#### [RECORDED DATA]
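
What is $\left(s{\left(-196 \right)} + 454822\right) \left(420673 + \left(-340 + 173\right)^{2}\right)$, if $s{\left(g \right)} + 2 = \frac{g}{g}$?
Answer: $204015417402$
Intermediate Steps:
$s{\left(g \right)} = -1$ ($s{\left(g \right)} = -2 + \frac{g}{g} = -2 + 1 = -1$)
$\left(s{\left(-196 \right)} + 454822\right) \left(420673 + \left(-340 + 173\right)^{2}\right) = \left(-1 + 454822\right) \left(420673 + \left(-340 + 173\right)^{2}\right) = 454821 \left(420673 + \left(-167\right)^{2}\right) = 454821 \left(420673 + 27889\right) = 454821 \cdot 448562 = 204015417402$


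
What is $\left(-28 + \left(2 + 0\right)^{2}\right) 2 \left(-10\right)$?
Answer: $480$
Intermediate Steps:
$\left(-28 + \left(2 + 0\right)^{2}\right) 2 \left(-10\right) = \left(-28 + 2^{2}\right) \left(-20\right) = \left(-28 + 4\right) \left(-20\right) = \left(-24\right) \left(-20\right) = 480$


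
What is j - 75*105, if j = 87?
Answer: -7788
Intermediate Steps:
j - 75*105 = 87 - 75*105 = 87 - 7875 = -7788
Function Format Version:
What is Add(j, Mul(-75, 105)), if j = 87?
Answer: -7788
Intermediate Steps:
Add(j, Mul(-75, 105)) = Add(87, Mul(-75, 105)) = Add(87, -7875) = -7788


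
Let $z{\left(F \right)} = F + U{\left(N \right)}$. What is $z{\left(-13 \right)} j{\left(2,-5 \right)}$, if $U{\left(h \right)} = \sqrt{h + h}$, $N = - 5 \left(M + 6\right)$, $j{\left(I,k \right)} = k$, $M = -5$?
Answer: $65 - 5 i \sqrt{10} \approx 65.0 - 15.811 i$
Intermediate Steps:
$N = -5$ ($N = - 5 \left(-5 + 6\right) = \left(-5\right) 1 = -5$)
$U{\left(h \right)} = \sqrt{2} \sqrt{h}$ ($U{\left(h \right)} = \sqrt{2 h} = \sqrt{2} \sqrt{h}$)
$z{\left(F \right)} = F + i \sqrt{10}$ ($z{\left(F \right)} = F + \sqrt{2} \sqrt{-5} = F + \sqrt{2} i \sqrt{5} = F + i \sqrt{10}$)
$z{\left(-13 \right)} j{\left(2,-5 \right)} = \left(-13 + i \sqrt{10}\right) \left(-5\right) = 65 - 5 i \sqrt{10}$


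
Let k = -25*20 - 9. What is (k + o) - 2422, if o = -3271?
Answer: -6202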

#### [INSTRUCTIONS TO FOLLOW]
Check the listing above for "Answer". Show every line where it turns up.

#### [RESPONSE TO THE EXERCISE]
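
Answer: $204015417402$
Answer: $480$
Answer: -7788
Answer: -7788
Answer: $65 - 5 i \sqrt{10} \approx 65.0 - 15.811 i$
Answer: -6202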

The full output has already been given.